Input for this task →
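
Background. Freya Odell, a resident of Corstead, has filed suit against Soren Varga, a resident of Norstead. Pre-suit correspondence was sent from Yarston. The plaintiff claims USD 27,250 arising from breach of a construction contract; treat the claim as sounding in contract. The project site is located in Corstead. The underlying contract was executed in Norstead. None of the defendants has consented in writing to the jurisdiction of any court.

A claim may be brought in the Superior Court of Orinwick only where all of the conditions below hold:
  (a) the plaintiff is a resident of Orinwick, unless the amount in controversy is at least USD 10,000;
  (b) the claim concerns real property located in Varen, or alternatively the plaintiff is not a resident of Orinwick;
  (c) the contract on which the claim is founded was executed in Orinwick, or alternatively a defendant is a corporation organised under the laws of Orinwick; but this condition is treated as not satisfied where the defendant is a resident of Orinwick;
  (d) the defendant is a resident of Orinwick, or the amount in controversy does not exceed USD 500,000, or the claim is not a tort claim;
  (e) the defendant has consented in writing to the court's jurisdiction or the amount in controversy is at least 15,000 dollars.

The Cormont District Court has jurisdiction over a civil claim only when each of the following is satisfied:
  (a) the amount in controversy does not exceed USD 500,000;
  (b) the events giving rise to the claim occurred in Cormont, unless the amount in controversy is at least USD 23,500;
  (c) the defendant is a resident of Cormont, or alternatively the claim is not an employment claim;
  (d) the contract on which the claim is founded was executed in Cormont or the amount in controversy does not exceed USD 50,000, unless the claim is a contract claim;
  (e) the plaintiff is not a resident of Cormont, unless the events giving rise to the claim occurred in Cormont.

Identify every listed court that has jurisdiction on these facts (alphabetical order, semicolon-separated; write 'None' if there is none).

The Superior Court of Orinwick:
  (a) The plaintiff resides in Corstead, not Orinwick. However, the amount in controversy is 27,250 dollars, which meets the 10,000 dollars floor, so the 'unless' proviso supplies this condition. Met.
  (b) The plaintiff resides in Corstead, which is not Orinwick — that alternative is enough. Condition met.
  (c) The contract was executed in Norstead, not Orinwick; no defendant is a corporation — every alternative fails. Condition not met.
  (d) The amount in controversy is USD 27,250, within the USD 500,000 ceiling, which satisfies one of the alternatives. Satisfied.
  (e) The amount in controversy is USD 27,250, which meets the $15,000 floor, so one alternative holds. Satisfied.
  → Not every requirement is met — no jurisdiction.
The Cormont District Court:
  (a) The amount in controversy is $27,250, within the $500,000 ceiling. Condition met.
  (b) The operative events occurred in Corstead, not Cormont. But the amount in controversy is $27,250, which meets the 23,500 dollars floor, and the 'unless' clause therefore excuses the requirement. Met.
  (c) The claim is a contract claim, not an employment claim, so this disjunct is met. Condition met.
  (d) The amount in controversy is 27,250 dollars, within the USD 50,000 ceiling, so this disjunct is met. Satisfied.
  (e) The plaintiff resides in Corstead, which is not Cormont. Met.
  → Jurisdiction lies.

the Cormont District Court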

---

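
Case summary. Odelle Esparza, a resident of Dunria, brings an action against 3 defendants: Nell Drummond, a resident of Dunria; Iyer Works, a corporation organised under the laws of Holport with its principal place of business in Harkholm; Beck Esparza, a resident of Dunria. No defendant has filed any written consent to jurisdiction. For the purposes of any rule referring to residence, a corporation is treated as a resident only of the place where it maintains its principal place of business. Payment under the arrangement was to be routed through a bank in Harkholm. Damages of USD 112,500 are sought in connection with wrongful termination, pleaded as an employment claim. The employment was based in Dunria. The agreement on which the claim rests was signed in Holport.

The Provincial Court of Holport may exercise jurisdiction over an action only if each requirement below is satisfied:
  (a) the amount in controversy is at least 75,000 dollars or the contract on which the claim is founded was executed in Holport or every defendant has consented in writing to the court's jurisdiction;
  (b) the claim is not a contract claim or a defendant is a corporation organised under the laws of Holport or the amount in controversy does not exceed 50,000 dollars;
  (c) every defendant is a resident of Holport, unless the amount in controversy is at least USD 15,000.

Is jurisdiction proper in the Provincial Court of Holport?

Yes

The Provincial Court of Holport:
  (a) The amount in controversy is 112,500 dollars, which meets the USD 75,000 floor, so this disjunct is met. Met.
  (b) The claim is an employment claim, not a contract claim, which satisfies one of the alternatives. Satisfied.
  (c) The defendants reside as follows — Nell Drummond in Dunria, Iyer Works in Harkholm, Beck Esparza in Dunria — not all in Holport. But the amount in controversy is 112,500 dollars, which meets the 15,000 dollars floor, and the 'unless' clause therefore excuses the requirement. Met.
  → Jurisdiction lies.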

Exercise goal →
All that is needed is the exact run of lines above from the line containing "(d) the defendant" through the line containing "(e) the plaintiff is", both of them included.

Answer area →
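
  (d) the defendant is a resident of Orinwick, or the amount in controversy does not exceed USD 500,000, or the claim is not a tort claim;
  (e) the defendant has consented in writing to the court's jurisdiction or the amount in controversy is at least 15,000 dollars.

The Cormont District Court has jurisdiction over a civil claim only when each of the following is satisfied:
  (a) the amount in controversy does not exceed USD 500,000;
  (b) the events giving rise to the claim occurred in Cormont, unless the amount in controversy is at least USD 23,500;
  (c) the defendant is a resident of Cormont, or alternatively the claim is not an employment claim;
  (d) the contract on which the claim is founded was executed in Cormont or the amount in controversy does not exceed USD 50,000, unless the claim is a contract claim;
  (e) the plaintiff is not a resident of Cormont, unless the events giving rise to the claim occurred in Cormont.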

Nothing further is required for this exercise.